**What is needed**.
Lines with the word "value" in them must be copied from the records below.
========
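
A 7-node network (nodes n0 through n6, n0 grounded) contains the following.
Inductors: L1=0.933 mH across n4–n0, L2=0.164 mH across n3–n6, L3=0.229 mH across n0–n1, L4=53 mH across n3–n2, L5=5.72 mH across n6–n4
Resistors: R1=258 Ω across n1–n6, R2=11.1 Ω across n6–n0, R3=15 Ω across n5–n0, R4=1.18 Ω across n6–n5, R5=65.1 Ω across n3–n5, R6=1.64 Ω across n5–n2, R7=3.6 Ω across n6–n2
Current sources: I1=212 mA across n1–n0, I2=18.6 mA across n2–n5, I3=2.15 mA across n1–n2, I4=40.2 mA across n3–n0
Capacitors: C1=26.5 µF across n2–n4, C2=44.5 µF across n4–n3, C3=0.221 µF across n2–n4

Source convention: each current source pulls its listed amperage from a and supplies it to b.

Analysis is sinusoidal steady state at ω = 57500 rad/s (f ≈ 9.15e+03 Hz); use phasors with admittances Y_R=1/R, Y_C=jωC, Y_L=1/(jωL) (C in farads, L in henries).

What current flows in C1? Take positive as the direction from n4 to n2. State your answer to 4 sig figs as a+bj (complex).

-0.03950-0.01470j A

Apply KCL at each of the 6 non-ground nodes and solve the resulting linear system.
Node n1: branches {R1, I1, I3, L3} → V_1 = -0.1389-2.824j
Node n2: branches {C1, R6, I2, C3, I3, L4, R7} → V_2 = -0.2941-0.1208j
Node n3: branches {L2, R5, C2, L4, I4} → V_3 = -0.3072-0.07865j
Node n4: branches {L1, C1, C2, C3, L5} → V_4 = -0.3037-0.09490j
Node n5: branches {R3, R4, R5, R6, I2} → V_5 = -0.2324-0.1050j
Node n6: branches {R1, L2, R2, R4, R7, L5} → V_6 = -0.2269-0.1023j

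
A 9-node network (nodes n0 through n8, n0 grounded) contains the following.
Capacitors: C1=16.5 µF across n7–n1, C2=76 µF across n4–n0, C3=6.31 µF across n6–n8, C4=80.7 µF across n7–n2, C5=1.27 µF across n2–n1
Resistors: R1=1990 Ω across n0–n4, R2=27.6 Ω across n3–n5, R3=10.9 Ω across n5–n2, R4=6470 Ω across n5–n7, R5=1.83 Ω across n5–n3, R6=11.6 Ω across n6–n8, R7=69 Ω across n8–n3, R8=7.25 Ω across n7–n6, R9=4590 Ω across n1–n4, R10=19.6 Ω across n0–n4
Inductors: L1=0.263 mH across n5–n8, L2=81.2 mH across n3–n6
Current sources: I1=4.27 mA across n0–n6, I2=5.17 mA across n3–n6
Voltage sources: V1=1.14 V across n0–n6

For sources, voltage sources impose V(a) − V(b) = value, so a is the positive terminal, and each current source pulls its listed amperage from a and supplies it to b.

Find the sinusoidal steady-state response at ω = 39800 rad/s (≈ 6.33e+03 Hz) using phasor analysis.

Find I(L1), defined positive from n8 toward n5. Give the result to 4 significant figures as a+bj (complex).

Apply KCL at each of the 8 non-ground nodes and solve the resulting linear system.
Node n1: branches {C1, C5, R9} → V_1 = -1.146-0.009352j
Node n2: branches {C4, R3, C5} → V_2 = -1.147-0.008682j
Node n3: branches {L2, R2, R5, I2, R7} → V_3 = -1.167-0.02134j
Node n4: branches {R1, C2, R9, R10} → V_4 = -2.085e-06+8.254e-05j
Node n5: branches {L1, R2, R3, R4, R5} → V_5 = -1.159-0.02225j
Node n6: branches {L2, C3, I1, R6, I2, R8, V1} → V_6 = -1.140+0.000j
Node n7: branches {C1, C4, R4, R8} → V_7 = -1.146-0.009023j
Node n8: branches {L1, C3, R6, R7} → V_8 = -1.141+0.01587j
Source currents: i(V1)=-0.004520-2.055e-06j

0.003642-0.001777j A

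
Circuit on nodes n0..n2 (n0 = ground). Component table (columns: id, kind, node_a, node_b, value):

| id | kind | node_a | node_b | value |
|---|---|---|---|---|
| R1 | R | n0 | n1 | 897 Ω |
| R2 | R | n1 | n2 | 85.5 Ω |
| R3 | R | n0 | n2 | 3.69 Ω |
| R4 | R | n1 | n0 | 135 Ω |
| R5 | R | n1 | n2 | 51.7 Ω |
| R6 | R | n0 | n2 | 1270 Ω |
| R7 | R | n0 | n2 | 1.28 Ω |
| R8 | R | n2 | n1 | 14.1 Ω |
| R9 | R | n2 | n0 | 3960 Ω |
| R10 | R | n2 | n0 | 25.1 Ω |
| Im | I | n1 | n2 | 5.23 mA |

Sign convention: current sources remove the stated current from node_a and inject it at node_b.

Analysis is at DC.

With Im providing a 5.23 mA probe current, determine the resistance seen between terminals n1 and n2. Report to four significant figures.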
========
**Result below**.
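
For sources, voltage sources impose V(a) − V(b) = value, so a is the positive terminal, and each current source pulls its listed amperage from a and supplies it to b.
Circuit on nodes n0..n2 (n0 = ground). Component table (columns: id, kind, node_a, node_b, value):
| id | kind | node_a | node_b | value |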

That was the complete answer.